═════ Records supplied ═════

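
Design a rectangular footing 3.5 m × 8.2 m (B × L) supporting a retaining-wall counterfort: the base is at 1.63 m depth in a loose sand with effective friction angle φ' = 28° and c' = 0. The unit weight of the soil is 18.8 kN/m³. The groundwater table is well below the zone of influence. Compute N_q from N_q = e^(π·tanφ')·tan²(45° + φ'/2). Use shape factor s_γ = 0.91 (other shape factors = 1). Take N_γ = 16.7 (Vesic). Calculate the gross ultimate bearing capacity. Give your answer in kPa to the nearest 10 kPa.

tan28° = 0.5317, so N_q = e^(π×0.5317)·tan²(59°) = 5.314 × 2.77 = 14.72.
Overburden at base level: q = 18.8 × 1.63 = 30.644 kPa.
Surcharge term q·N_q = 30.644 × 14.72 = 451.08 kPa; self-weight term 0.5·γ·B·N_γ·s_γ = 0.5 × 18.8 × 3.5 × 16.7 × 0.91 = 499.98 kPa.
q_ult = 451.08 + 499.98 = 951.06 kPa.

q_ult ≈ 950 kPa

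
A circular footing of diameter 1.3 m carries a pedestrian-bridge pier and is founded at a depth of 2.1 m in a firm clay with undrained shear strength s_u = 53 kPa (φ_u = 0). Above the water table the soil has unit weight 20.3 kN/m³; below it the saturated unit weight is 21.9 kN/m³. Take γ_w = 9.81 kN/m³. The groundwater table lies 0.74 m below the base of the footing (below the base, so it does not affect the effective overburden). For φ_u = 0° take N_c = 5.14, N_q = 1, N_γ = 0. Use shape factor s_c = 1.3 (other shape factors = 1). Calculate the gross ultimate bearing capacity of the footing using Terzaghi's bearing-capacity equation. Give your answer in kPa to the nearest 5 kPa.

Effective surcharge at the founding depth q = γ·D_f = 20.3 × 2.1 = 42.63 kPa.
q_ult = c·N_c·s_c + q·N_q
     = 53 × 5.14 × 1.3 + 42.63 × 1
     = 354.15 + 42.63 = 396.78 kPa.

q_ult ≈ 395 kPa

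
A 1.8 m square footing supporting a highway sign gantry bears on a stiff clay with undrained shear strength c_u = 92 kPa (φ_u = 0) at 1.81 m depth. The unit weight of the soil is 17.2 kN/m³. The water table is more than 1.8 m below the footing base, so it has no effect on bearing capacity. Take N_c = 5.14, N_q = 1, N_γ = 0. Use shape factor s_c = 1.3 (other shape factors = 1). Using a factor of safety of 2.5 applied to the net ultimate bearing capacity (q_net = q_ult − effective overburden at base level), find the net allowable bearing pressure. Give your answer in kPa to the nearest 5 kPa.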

═════
═════ Records supplied ═════

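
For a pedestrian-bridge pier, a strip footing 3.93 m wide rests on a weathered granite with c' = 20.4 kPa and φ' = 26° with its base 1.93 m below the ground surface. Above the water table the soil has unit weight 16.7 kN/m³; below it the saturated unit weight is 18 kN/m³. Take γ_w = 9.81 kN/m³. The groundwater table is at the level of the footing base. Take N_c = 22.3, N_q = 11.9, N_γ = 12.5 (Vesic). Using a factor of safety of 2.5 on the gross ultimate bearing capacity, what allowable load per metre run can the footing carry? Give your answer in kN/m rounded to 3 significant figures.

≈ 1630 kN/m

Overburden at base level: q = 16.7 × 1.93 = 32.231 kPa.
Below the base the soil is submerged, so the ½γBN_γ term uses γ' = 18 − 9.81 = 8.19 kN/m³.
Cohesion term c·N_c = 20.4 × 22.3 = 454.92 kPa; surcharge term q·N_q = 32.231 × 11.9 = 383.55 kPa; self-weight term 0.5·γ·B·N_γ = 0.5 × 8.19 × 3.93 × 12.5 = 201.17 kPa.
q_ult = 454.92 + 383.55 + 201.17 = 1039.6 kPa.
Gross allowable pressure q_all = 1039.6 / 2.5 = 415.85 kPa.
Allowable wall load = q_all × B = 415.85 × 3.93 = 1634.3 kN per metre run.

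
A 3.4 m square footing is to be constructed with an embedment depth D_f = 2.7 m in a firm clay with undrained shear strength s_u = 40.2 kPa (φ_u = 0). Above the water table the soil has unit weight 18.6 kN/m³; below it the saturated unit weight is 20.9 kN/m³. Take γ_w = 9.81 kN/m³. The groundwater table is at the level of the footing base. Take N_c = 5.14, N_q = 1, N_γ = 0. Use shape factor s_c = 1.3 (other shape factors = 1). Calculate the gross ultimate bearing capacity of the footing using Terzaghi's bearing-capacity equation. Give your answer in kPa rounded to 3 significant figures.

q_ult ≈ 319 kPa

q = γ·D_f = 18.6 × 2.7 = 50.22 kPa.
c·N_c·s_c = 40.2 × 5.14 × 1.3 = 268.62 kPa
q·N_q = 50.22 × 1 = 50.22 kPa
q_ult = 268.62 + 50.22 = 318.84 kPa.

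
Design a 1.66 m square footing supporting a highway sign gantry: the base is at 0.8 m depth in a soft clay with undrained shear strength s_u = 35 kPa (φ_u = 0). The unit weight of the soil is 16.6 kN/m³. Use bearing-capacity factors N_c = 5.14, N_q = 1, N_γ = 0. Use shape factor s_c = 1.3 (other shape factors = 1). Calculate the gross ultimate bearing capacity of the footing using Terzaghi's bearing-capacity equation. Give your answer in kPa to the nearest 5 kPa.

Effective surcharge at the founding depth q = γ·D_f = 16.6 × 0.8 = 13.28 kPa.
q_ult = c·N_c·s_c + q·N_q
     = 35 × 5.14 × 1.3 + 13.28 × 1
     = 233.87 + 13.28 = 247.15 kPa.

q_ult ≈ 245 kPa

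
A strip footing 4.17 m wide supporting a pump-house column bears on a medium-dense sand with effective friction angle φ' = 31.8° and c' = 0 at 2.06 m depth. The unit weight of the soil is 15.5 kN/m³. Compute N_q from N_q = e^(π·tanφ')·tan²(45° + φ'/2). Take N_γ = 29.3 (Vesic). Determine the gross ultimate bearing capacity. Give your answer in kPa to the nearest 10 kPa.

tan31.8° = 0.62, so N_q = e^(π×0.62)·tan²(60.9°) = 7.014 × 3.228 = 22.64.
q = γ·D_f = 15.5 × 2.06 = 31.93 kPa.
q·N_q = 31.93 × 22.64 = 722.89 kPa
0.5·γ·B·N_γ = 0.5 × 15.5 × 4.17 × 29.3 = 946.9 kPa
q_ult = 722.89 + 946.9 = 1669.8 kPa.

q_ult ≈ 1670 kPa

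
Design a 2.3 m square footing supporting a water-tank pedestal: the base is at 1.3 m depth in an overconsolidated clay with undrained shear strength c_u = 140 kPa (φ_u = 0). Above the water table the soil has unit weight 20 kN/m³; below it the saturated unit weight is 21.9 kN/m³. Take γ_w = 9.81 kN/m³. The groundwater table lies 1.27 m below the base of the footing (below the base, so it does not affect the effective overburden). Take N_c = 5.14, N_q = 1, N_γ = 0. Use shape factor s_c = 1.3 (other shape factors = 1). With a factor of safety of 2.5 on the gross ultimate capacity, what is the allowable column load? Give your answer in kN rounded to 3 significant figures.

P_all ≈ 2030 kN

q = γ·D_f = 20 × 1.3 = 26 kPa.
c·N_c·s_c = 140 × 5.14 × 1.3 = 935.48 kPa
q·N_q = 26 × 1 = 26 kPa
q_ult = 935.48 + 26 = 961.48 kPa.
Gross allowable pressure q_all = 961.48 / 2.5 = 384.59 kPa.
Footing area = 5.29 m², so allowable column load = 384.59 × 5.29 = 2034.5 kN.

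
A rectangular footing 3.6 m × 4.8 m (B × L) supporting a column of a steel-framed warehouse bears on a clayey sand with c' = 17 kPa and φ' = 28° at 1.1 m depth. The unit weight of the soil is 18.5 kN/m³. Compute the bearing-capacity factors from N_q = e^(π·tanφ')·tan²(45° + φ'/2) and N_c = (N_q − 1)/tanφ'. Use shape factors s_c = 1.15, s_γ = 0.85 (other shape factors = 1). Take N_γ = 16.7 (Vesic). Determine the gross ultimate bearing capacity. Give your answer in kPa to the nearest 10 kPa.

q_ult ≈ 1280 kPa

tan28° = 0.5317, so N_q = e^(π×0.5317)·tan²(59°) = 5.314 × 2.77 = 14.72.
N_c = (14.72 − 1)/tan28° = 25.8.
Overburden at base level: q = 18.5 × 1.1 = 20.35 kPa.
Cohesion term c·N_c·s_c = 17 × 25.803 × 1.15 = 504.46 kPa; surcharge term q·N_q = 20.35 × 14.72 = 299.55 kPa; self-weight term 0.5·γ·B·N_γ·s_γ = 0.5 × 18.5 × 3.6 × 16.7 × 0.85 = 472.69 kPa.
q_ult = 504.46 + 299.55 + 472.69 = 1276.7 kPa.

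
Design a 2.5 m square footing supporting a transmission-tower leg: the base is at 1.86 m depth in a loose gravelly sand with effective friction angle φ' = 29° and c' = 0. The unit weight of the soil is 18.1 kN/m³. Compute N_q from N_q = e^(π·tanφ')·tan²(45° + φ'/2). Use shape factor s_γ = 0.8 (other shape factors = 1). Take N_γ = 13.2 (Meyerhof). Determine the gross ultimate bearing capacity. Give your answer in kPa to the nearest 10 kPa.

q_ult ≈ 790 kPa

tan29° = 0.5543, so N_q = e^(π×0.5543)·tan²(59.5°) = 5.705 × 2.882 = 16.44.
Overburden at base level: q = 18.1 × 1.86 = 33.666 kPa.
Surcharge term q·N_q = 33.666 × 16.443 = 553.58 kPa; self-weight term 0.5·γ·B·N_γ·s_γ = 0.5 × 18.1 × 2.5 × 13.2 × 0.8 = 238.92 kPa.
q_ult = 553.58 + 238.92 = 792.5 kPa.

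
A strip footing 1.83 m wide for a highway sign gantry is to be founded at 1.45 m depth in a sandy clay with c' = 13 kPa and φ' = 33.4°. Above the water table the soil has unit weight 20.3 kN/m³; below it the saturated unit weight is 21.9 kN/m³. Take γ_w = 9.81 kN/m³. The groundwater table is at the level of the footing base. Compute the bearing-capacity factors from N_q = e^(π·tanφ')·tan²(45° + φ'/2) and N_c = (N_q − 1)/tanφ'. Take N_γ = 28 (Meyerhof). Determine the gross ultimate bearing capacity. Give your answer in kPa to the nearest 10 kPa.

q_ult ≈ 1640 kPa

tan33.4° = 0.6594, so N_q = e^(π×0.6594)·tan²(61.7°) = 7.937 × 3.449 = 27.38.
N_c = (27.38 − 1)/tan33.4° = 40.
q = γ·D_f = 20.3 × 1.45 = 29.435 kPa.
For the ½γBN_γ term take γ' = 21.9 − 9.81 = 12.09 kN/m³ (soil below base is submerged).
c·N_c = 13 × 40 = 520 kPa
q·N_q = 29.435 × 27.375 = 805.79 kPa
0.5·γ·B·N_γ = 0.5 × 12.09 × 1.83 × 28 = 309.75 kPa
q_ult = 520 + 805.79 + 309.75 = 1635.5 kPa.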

═════

◆ Task to carry out: Wherever the line holding "Design a rectangular" falls in the entries above, copy exactly from it through the line holding "A 1.8 m square", inclusive, and add nothing.

◆ Final answer:
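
Design a rectangular footing 3.5 m × 8.2 m (B × L) supporting a retaining-wall counterfort: the base is at 1.63 m depth in a loose sand with effective friction angle φ' = 28° and c' = 0. The unit weight of the soil is 18.8 kN/m³. The groundwater table is well below the zone of influence. Compute N_q from N_q = e^(π·tanφ')·tan²(45° + φ'/2). Use shape factor s_γ = 0.91 (other shape factors = 1). Take N_γ = 16.7 (Vesic). Calculate the gross ultimate bearing capacity. Give your answer in kPa to the nearest 10 kPa.

tan28° = 0.5317, so N_q = e^(π×0.5317)·tan²(59°) = 5.314 × 2.77 = 14.72.
Overburden at base level: q = 18.8 × 1.63 = 30.644 kPa.
Surcharge term q·N_q = 30.644 × 14.72 = 451.08 kPa; self-weight term 0.5·γ·B·N_γ·s_γ = 0.5 × 18.8 × 3.5 × 16.7 × 0.91 = 499.98 kPa.
q_ult = 451.08 + 499.98 = 951.06 kPa.

q_ult ≈ 950 kPa

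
A circular footing of diameter 1.3 m carries a pedestrian-bridge pier and is founded at a depth of 2.1 m in a firm clay with undrained shear strength s_u = 53 kPa (φ_u = 0). Above the water table the soil has unit weight 20.3 kN/m³; below it the saturated unit weight is 21.9 kN/m³. Take γ_w = 9.81 kN/m³. The groundwater table lies 0.74 m below the base of the footing (below the base, so it does not affect the effective overburden). For φ_u = 0° take N_c = 5.14, N_q = 1, N_γ = 0. Use shape factor s_c = 1.3 (other shape factors = 1). Calculate the gross ultimate bearing capacity of the footing using Terzaghi's bearing-capacity equation. Give your answer in kPa to the nearest 5 kPa.

Effective surcharge at the founding depth q = γ·D_f = 20.3 × 2.1 = 42.63 kPa.
q_ult = c·N_c·s_c + q·N_q
     = 53 × 5.14 × 1.3 + 42.63 × 1
     = 354.15 + 42.63 = 396.78 kPa.

q_ult ≈ 395 kPa

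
A 1.8 m square footing supporting a highway sign gantry bears on a stiff clay with undrained shear strength c_u = 92 kPa (φ_u = 0) at 1.81 m depth. The unit weight of the soil is 17.2 kN/m³. The water table is more than 1.8 m below the footing base, so it has no effect on bearing capacity. Take N_c = 5.14, N_q = 1, N_γ = 0. Use shape factor s_c = 1.3 (other shape factors = 1). Using a factor of safety of 2.5 applied to the net ultimate bearing capacity (q_net = q_ult − effective overburden at base level), find the net allowable bearing pressure. Give your answer in kPa to the nearest 5 kPa.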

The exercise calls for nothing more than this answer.